§ WORK TASK
Transcribe exactly the lines that fall between the one holding "rank(M restricted to the first 4 rows and first 1" and the one holding "rank(M restricted to the first 6 rows and first 2", inclusive, from the entries below.

Collected data entries:
══════════════════════════════
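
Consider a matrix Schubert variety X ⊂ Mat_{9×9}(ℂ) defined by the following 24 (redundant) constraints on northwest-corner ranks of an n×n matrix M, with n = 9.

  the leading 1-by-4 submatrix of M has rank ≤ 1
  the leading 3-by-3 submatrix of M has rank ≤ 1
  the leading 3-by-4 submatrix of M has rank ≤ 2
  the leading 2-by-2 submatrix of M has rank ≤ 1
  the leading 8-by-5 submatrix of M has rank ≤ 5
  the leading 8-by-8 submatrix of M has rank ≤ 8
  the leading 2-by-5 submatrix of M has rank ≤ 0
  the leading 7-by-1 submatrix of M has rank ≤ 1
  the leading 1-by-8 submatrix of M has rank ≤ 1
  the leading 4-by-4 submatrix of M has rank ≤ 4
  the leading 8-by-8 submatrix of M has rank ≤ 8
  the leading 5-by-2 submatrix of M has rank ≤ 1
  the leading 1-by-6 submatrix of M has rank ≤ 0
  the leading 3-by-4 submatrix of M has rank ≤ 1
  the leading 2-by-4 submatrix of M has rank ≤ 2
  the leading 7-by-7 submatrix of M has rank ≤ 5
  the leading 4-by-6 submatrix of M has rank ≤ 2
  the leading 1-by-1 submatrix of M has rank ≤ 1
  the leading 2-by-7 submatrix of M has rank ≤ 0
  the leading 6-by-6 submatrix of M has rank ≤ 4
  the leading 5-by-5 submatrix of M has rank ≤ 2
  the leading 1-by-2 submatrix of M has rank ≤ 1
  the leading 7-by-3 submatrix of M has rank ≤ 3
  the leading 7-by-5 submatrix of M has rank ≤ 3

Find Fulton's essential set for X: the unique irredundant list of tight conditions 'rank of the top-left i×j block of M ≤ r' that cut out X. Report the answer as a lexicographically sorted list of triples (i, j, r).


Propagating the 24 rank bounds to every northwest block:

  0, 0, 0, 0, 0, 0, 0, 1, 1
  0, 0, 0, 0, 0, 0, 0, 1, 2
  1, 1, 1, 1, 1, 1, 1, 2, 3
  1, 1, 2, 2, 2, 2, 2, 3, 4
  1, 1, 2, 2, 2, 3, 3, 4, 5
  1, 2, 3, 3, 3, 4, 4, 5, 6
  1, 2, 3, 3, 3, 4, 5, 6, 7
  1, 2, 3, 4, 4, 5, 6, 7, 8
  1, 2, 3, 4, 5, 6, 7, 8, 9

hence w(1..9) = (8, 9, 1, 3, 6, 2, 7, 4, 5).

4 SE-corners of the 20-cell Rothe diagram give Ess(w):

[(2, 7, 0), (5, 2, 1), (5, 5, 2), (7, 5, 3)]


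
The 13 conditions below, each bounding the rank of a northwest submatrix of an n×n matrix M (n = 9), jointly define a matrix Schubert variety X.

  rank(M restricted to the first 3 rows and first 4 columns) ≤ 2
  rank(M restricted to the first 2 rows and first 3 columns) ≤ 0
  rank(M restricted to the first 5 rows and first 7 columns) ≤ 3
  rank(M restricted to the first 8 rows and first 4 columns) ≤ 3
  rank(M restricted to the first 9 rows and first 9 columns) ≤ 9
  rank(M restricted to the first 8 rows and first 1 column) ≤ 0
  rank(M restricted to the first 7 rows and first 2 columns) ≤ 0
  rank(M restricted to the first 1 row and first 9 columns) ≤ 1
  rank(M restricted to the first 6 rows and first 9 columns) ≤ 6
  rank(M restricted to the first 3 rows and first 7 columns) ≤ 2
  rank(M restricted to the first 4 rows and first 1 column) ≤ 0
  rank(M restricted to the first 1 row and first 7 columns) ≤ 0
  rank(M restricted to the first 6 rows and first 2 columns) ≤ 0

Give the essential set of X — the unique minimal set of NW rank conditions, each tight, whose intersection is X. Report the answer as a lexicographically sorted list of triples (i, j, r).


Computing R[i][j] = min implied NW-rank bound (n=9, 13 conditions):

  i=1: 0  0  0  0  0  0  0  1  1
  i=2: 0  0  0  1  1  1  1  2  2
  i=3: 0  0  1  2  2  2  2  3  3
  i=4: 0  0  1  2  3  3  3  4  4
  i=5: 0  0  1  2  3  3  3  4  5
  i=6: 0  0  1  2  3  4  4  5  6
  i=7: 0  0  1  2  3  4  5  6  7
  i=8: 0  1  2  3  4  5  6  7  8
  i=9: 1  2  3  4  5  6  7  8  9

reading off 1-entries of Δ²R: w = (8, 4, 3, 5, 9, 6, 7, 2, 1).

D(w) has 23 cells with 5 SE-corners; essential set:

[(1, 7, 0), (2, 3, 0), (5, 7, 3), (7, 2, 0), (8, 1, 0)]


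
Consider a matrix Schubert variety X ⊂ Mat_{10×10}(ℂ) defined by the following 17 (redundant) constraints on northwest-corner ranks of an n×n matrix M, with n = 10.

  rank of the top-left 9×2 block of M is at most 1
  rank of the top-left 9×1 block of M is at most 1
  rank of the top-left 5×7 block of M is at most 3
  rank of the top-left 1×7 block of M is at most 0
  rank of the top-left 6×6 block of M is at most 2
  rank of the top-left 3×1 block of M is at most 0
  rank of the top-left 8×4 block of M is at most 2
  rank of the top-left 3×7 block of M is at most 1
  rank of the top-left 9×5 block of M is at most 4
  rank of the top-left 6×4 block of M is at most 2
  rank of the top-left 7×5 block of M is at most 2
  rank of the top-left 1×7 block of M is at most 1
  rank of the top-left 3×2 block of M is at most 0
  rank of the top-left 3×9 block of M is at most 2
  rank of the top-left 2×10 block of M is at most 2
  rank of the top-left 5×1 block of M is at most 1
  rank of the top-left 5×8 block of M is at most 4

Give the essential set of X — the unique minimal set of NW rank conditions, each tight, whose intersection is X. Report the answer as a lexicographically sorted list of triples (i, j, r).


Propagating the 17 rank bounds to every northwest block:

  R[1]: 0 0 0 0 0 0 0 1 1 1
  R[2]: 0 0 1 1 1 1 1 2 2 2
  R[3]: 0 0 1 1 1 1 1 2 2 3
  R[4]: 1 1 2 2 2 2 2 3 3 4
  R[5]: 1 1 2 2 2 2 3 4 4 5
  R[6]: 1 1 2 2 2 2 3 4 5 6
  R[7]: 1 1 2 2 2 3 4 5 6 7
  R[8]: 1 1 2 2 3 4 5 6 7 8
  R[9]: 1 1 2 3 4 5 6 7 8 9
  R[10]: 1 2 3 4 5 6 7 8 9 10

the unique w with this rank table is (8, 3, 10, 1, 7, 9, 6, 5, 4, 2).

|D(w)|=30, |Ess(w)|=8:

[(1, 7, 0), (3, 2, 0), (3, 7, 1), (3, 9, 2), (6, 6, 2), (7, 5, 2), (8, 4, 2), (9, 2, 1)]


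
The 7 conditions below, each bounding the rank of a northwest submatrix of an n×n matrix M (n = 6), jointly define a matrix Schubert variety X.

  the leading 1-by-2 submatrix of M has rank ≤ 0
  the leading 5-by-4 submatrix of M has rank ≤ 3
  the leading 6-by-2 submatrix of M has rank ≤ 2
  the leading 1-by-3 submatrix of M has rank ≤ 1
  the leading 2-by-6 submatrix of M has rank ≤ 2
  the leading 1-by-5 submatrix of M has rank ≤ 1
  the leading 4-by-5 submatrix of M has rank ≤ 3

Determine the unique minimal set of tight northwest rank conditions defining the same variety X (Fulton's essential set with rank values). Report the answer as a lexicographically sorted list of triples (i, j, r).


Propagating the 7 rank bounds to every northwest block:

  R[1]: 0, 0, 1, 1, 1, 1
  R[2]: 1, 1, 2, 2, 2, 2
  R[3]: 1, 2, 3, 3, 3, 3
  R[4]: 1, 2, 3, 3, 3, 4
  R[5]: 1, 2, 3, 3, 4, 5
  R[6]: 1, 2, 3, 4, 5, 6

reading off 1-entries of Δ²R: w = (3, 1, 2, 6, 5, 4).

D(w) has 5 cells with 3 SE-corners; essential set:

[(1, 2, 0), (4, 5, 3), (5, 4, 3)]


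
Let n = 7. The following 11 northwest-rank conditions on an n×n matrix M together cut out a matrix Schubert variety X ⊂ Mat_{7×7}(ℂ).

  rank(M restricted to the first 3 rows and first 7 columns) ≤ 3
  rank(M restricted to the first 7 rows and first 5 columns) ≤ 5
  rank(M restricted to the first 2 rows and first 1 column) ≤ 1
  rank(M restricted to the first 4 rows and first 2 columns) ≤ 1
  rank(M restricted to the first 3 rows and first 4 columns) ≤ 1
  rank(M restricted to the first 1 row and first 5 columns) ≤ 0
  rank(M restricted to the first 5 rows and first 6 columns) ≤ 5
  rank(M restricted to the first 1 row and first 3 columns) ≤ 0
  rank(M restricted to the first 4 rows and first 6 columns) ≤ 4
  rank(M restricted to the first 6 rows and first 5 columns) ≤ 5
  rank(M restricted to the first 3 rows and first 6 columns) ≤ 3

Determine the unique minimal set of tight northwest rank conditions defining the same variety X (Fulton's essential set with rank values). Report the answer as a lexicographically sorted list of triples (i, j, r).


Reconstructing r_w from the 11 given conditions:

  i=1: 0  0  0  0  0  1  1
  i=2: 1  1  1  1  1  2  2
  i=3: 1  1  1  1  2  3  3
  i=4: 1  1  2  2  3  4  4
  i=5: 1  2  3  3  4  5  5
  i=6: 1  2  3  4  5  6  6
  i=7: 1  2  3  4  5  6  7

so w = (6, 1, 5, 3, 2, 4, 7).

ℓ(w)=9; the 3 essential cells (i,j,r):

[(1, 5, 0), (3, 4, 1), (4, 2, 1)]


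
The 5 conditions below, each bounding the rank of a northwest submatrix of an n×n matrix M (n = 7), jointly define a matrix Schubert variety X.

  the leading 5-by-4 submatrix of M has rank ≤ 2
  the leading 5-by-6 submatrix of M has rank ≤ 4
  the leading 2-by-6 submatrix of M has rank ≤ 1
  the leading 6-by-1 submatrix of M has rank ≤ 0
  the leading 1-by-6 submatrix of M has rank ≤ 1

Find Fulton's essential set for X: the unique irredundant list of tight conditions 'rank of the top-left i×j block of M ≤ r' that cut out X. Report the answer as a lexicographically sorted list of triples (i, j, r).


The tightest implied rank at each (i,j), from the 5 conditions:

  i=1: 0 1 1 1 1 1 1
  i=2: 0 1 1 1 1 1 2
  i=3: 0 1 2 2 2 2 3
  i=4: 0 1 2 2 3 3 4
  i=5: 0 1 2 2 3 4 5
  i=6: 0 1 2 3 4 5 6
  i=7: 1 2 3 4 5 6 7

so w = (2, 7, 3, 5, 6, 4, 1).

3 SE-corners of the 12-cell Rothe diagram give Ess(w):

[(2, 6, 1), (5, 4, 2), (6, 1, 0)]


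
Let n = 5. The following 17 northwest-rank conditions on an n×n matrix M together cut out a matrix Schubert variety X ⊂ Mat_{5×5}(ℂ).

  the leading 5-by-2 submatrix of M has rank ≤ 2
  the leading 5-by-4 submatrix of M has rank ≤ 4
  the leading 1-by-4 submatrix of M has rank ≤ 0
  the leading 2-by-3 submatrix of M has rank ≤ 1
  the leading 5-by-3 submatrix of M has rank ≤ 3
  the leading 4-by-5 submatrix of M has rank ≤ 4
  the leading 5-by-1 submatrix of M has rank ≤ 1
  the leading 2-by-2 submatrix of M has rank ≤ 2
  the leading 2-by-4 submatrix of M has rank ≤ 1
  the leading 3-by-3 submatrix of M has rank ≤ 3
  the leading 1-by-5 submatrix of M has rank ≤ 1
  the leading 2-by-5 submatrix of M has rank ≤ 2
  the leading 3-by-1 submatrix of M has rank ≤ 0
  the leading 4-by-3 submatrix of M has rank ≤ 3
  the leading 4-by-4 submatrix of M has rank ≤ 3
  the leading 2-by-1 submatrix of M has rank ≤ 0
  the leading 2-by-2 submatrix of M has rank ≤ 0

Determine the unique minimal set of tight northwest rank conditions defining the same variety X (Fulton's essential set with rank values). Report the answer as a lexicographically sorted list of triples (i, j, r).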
══════════════════════════════
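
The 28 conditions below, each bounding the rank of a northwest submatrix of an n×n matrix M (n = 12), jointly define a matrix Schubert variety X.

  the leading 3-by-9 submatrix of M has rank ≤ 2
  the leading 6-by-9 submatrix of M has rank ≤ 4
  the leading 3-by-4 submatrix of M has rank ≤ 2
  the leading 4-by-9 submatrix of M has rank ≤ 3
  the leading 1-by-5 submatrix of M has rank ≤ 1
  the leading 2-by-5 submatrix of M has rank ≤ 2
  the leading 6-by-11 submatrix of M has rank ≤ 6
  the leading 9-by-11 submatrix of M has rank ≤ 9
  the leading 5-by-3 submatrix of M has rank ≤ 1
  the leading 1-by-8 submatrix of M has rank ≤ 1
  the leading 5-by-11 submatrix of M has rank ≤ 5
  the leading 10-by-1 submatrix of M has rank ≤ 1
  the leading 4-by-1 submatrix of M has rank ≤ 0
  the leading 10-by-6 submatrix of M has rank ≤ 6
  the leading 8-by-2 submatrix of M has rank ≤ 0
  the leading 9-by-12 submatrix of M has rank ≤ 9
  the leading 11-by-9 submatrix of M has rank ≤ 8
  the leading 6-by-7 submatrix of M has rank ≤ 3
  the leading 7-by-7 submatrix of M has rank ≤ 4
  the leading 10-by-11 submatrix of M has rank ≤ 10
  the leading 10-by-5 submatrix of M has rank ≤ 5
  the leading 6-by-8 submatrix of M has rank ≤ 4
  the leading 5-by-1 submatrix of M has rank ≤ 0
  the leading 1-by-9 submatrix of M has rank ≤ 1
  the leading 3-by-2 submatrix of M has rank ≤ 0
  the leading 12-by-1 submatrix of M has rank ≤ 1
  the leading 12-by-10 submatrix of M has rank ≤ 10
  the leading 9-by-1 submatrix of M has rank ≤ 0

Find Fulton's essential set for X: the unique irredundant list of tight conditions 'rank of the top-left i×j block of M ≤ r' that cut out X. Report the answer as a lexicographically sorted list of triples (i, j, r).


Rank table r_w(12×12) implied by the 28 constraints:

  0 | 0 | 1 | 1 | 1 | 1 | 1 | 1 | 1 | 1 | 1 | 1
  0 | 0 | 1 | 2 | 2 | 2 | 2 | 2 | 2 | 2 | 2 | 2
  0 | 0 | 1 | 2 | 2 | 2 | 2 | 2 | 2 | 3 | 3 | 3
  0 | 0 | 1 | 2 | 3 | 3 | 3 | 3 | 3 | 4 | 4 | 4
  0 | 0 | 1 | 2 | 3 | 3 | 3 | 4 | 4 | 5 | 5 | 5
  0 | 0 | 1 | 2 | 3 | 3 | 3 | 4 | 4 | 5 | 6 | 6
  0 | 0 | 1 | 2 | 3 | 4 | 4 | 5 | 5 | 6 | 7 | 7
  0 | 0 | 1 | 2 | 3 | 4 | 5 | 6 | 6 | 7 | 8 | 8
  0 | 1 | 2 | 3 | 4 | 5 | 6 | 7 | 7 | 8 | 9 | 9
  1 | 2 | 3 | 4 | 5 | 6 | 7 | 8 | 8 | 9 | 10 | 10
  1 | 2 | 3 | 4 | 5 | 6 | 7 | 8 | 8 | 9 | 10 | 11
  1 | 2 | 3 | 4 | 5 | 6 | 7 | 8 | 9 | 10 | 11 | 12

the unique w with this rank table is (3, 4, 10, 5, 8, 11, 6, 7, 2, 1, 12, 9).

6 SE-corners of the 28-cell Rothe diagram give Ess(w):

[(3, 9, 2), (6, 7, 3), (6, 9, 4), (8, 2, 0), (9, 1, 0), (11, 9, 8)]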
══════════════════════════════
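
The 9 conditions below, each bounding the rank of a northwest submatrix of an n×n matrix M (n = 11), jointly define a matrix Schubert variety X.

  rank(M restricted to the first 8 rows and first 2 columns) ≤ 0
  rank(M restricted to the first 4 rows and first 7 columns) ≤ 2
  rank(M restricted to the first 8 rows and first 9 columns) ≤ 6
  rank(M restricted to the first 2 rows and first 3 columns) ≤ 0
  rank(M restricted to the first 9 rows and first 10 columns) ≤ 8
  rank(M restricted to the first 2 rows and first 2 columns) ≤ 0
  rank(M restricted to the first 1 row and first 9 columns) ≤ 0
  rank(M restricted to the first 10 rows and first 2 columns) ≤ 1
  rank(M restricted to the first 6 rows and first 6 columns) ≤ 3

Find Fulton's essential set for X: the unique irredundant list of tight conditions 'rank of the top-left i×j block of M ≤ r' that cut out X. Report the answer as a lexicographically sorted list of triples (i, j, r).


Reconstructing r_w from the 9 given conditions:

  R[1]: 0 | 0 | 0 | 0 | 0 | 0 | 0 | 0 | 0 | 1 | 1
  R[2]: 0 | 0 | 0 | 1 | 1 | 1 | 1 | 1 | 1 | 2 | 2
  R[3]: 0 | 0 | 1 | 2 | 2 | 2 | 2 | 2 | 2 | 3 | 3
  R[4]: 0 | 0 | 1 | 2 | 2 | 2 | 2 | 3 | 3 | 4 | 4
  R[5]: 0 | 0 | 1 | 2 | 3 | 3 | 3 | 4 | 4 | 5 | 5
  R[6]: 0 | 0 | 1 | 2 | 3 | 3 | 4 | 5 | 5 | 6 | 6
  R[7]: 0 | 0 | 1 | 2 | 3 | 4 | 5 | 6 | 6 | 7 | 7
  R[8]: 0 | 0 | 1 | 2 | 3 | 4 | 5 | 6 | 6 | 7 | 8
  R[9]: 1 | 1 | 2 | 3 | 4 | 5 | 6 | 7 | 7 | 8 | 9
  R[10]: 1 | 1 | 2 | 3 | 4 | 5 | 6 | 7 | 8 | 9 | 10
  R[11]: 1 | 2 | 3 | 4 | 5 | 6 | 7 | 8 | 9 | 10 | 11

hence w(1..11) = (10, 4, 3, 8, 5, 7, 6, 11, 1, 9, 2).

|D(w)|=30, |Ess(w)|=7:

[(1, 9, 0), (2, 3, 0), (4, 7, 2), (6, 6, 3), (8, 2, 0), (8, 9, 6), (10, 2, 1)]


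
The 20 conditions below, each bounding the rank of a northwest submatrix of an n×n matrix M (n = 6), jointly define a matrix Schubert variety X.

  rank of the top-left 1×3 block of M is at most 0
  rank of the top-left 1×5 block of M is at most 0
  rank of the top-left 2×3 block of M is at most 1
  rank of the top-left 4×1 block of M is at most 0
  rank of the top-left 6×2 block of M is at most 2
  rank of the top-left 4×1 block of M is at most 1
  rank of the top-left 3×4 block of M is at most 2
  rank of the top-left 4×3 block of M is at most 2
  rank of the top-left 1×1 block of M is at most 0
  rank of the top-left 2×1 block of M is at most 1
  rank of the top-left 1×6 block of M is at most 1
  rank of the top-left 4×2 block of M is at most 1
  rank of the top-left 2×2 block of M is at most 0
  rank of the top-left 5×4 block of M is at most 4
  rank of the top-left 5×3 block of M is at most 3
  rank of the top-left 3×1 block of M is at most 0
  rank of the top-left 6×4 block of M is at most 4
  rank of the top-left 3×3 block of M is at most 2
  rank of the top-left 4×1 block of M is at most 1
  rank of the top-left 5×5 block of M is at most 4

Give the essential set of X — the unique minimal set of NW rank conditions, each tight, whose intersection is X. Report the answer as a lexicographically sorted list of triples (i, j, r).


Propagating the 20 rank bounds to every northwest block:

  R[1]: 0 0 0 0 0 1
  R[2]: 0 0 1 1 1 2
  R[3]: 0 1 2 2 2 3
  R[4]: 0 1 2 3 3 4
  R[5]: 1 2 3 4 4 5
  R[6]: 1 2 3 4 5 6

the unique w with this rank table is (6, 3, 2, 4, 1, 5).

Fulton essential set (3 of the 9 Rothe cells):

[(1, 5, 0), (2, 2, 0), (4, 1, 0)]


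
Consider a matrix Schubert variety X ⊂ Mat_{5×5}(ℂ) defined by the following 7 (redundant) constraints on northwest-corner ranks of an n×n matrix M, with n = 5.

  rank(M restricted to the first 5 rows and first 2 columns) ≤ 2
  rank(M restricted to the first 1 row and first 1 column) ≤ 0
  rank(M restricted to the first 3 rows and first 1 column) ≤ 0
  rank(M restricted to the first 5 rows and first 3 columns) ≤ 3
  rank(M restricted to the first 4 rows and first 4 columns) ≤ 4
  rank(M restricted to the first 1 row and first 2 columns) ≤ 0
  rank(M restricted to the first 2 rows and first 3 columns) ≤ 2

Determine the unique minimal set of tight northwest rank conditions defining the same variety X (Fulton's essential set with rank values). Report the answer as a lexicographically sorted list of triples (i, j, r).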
══════════════════════════════
§ RESPONSE AREA
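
  rank(M restricted to the first 4 rows and first 1 column) ≤ 0
  rank(M restricted to the first 1 row and first 7 columns) ≤ 0
  rank(M restricted to the first 6 rows and first 2 columns) ≤ 0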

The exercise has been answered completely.